##### Task material
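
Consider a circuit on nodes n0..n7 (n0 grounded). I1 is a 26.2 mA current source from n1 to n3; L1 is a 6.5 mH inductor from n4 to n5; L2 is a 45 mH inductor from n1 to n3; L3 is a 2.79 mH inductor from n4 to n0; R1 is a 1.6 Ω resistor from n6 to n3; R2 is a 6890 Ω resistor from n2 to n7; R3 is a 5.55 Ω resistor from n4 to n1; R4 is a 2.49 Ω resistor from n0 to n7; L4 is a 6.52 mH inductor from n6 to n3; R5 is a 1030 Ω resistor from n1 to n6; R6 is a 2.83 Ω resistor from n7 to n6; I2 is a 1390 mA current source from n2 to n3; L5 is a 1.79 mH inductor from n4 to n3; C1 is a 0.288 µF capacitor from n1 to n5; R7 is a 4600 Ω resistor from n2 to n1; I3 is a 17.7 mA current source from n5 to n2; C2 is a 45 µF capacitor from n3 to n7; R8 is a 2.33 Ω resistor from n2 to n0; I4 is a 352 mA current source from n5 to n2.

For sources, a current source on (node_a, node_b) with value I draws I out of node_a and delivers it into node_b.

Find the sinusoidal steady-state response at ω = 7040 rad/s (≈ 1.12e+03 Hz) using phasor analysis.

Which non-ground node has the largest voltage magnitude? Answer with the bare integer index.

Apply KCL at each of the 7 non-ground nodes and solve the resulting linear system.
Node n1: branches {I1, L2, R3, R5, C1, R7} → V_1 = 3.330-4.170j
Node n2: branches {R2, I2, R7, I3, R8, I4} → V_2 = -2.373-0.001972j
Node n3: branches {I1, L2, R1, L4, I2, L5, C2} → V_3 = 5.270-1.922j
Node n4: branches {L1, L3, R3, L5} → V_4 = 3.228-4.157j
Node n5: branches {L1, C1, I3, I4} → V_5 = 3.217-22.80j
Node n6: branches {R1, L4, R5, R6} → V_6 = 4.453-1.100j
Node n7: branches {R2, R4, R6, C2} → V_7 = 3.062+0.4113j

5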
##########
**Task objective:**
Find the line that contains "For sources, a" in the data above. Reproduce it and every later line exactly, through the last one.

**Result:**
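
For sources, a current source on (node_a, node_b) with value I draws I out of node_a and delivers it into node_b.

Find the sinusoidal steady-state response at ω = 7040 rad/s (≈ 1.12e+03 Hz) using phasor analysis.

Which non-ground node has the largest voltage magnitude? Answer with the bare integer index.

Apply KCL at each of the 7 non-ground nodes and solve the resulting linear system.
Node n1: branches {I1, L2, R3, R5, C1, R7} → V_1 = 3.330-4.170j
Node n2: branches {R2, I2, R7, I3, R8, I4} → V_2 = -2.373-0.001972j
Node n3: branches {I1, L2, R1, L4, I2, L5, C2} → V_3 = 5.270-1.922j
Node n4: branches {L1, L3, R3, L5} → V_4 = 3.228-4.157j
Node n5: branches {L1, C1, I3, I4} → V_5 = 3.217-22.80j
Node n6: branches {R1, L4, R5, R6} → V_6 = 4.453-1.100j
Node n7: branches {R2, R4, R6, C2} → V_7 = 3.062+0.4113j

5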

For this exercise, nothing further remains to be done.